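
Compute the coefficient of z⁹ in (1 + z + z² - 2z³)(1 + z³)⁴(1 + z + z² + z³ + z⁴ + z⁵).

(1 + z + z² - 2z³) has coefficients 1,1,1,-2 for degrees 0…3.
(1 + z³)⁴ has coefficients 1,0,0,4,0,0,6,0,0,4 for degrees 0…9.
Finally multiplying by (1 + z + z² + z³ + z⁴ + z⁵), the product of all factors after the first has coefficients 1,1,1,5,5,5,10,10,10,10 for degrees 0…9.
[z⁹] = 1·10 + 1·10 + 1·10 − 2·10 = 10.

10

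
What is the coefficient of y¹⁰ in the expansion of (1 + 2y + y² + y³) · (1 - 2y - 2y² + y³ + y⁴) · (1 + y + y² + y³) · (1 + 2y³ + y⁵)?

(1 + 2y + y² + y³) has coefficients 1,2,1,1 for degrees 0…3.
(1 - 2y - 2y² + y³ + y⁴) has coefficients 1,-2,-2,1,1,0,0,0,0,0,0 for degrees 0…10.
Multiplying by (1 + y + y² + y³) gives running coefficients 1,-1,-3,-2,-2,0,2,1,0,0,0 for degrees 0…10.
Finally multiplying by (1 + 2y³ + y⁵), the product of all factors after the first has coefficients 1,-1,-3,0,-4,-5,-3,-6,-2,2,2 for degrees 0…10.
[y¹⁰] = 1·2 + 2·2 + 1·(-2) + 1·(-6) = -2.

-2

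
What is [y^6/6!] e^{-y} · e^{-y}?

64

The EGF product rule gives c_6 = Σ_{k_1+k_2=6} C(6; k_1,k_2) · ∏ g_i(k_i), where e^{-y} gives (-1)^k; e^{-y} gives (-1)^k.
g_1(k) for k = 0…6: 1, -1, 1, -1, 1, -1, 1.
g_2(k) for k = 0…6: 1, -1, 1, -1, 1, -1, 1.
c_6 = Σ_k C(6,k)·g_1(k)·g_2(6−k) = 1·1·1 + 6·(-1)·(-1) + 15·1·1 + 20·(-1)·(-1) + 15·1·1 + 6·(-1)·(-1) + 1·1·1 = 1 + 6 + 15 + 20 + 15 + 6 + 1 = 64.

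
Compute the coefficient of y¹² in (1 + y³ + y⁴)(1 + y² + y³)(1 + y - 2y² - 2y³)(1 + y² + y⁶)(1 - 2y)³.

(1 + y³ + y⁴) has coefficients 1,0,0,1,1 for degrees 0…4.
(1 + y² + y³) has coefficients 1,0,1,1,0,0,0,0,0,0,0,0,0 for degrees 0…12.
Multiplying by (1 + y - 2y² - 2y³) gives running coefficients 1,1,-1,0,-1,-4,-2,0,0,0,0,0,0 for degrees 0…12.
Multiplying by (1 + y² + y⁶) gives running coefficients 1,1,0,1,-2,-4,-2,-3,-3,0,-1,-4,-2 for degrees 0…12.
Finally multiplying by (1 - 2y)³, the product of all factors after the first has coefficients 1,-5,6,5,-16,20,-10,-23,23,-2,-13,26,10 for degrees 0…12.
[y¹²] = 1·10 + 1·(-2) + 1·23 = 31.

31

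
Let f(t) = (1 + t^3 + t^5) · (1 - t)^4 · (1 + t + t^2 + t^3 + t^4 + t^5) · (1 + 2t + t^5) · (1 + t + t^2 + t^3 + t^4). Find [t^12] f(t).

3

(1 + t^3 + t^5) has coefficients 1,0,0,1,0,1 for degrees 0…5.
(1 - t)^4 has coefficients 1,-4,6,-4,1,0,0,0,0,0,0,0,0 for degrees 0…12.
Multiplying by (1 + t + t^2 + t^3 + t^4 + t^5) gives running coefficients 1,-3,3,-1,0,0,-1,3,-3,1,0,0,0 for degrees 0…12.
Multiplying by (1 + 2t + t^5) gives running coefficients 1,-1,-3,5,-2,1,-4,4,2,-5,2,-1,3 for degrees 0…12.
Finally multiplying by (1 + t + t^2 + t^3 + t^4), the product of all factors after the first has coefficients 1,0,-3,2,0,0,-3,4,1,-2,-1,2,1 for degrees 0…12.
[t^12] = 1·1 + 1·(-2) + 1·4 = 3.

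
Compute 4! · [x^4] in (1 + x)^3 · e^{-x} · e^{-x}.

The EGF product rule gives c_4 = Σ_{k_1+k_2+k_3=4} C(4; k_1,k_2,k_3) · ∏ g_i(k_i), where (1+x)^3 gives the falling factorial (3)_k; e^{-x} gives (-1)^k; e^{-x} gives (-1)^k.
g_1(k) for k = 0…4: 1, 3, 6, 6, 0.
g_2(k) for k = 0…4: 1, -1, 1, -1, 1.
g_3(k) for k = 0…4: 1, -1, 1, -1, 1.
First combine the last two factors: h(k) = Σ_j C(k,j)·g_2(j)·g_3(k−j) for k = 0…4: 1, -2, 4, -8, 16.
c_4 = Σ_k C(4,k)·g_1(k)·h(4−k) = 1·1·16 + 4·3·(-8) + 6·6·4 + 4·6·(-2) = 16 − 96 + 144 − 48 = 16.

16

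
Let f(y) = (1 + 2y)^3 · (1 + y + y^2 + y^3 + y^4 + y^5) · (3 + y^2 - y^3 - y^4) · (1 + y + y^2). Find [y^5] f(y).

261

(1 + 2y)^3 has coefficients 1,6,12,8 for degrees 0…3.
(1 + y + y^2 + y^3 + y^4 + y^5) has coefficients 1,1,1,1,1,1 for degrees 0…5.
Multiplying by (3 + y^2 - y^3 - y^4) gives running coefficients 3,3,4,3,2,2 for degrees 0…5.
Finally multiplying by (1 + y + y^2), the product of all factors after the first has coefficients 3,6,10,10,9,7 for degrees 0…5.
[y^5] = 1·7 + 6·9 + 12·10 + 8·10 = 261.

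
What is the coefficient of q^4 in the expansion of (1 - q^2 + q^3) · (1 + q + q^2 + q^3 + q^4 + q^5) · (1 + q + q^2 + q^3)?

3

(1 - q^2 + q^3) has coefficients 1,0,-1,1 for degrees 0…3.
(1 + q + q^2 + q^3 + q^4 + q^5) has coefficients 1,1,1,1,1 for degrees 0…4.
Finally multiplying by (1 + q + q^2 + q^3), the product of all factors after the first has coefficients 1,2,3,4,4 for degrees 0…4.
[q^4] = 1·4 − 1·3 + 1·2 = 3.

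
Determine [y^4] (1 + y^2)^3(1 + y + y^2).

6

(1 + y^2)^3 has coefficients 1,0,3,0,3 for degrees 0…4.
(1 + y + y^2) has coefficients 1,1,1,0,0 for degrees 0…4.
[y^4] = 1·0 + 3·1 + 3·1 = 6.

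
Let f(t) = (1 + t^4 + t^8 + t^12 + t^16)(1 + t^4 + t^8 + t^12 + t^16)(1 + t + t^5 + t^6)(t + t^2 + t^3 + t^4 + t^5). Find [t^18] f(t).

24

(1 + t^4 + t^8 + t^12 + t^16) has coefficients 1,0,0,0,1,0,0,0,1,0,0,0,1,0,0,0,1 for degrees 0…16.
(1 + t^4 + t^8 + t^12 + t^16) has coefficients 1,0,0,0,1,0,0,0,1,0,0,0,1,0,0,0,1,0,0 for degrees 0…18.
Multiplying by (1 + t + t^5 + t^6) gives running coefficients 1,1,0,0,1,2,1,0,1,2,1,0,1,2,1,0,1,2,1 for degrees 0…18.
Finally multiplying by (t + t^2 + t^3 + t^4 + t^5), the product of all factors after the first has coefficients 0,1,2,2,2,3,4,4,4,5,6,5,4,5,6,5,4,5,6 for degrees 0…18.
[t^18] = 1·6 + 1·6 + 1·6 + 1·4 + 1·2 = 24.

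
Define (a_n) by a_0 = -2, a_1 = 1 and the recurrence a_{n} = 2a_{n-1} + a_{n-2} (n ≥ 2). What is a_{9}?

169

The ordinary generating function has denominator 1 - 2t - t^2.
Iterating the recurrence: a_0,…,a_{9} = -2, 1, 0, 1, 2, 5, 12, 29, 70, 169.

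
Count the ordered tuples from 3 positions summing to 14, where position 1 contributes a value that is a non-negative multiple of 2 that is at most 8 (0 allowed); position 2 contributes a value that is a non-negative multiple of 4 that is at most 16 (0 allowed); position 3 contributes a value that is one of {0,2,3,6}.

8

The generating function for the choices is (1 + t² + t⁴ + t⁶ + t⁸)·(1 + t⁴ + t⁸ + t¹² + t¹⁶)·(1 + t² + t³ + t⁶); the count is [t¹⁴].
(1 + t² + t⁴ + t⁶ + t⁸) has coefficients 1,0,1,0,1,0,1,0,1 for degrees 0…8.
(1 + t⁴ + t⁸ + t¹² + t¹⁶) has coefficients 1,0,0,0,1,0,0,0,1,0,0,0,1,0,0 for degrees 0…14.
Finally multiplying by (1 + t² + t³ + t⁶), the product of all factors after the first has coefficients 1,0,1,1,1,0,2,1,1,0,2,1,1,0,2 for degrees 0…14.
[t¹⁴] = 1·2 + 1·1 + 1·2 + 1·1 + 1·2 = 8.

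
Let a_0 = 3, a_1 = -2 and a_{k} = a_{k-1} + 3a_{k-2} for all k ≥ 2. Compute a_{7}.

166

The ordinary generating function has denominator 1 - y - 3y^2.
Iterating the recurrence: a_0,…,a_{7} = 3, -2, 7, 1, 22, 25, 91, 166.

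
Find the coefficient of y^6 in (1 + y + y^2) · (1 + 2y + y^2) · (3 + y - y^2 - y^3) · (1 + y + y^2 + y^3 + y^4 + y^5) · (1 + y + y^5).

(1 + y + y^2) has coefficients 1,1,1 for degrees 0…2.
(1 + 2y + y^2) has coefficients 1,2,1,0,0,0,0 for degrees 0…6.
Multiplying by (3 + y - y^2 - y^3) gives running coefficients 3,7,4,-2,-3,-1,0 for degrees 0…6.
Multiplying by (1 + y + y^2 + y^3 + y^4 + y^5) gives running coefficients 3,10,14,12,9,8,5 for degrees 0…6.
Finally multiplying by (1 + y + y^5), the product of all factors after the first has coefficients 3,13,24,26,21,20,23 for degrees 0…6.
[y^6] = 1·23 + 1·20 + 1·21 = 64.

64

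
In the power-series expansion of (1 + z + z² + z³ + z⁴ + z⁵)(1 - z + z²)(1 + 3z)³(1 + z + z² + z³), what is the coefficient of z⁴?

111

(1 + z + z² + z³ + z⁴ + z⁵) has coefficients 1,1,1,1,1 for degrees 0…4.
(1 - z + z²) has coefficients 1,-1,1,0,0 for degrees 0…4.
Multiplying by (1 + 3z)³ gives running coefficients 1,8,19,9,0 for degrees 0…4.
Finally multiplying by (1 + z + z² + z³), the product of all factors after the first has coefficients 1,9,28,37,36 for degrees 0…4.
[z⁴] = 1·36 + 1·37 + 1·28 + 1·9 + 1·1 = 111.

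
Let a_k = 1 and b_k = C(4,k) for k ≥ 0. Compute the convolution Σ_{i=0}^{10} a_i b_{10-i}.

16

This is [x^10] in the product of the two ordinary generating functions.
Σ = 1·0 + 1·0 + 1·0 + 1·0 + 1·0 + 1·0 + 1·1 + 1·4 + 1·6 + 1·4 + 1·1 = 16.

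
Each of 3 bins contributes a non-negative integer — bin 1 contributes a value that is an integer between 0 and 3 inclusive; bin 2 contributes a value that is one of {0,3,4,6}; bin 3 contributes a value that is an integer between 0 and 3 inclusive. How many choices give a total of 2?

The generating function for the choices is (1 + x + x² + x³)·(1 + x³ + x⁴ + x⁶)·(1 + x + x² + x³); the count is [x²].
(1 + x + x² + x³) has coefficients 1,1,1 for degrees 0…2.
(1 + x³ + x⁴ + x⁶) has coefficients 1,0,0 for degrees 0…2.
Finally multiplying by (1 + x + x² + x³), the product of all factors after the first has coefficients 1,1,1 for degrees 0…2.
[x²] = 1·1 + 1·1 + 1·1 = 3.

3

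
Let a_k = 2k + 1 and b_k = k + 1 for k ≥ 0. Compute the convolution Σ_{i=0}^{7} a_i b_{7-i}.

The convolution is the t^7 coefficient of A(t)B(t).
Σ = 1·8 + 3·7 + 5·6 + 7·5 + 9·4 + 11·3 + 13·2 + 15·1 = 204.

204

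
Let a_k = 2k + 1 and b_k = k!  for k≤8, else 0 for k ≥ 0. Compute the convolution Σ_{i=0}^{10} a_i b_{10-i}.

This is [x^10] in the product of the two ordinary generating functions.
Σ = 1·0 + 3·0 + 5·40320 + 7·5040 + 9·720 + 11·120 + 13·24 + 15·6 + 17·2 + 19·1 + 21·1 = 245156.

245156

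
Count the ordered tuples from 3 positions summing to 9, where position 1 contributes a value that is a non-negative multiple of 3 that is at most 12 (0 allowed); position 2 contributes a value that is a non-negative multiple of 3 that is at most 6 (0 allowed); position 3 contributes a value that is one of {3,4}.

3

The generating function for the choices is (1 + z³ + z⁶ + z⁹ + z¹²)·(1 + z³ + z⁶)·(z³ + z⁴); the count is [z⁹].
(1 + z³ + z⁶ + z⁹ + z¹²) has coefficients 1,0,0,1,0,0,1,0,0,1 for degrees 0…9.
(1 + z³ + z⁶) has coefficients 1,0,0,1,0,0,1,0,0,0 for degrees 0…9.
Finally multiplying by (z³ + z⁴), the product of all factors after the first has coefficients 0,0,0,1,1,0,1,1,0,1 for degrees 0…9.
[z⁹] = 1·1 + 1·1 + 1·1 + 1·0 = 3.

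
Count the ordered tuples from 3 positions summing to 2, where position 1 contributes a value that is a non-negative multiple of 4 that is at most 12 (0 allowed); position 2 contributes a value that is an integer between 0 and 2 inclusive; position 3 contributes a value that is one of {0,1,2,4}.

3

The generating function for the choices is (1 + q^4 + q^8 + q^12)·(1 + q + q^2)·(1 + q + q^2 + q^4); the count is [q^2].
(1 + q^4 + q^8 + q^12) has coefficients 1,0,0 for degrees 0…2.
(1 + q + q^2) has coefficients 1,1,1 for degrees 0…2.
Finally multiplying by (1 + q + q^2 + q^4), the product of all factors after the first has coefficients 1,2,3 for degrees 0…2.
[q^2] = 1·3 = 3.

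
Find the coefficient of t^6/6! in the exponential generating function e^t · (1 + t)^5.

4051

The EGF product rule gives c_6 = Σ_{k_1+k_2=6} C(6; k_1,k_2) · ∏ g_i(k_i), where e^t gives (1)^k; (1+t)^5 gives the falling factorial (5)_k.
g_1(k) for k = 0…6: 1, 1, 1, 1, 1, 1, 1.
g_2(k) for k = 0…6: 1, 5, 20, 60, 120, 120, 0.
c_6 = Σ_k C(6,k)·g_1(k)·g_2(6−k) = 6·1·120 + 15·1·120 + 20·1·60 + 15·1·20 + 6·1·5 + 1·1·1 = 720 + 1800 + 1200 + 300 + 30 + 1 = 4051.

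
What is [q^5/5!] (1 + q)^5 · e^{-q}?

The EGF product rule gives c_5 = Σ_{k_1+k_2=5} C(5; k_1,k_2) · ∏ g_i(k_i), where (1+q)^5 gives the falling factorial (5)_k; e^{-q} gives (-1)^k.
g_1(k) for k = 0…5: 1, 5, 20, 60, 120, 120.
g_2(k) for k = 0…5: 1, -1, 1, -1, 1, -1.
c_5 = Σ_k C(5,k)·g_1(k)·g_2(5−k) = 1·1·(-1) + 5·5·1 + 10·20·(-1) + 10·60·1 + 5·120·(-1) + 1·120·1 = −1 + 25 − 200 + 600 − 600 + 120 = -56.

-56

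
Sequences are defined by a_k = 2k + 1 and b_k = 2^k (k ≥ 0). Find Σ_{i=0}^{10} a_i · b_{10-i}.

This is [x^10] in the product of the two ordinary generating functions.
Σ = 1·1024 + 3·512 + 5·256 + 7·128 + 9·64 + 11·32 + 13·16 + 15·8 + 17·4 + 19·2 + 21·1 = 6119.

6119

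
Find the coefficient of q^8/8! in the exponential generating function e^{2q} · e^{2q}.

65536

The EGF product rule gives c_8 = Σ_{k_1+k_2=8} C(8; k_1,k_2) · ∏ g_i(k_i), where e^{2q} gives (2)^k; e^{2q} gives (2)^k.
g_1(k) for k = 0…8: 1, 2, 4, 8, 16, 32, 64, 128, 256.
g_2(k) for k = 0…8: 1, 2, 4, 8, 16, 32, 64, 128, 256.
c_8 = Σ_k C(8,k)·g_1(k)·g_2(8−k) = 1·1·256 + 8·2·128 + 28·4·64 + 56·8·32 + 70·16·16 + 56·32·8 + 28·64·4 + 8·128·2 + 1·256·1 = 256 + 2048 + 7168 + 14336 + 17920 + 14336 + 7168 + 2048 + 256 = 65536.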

- [EXERCISE PROMPT] Taking the line that contains "Find the coefficient of q^8/8!" as the first, reproduce every line through the end of the entries exactly.

- [RESULT FOR THIS EXERCISE]
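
Find the coefficient of q^8/8! in the exponential generating function e^{2q} · e^{2q}.

65536

The EGF product rule gives c_8 = Σ_{k_1+k_2=8} C(8; k_1,k_2) · ∏ g_i(k_i), where e^{2q} gives (2)^k; e^{2q} gives (2)^k.
g_1(k) for k = 0…8: 1, 2, 4, 8, 16, 32, 64, 128, 256.
g_2(k) for k = 0…8: 1, 2, 4, 8, 16, 32, 64, 128, 256.
c_8 = Σ_k C(8,k)·g_1(k)·g_2(8−k) = 1·1·256 + 8·2·128 + 28·4·64 + 56·8·32 + 70·16·16 + 56·32·8 + 28·64·4 + 8·128·2 + 1·256·1 = 256 + 2048 + 7168 + 14336 + 17920 + 14336 + 7168 + 2048 + 256 = 65536.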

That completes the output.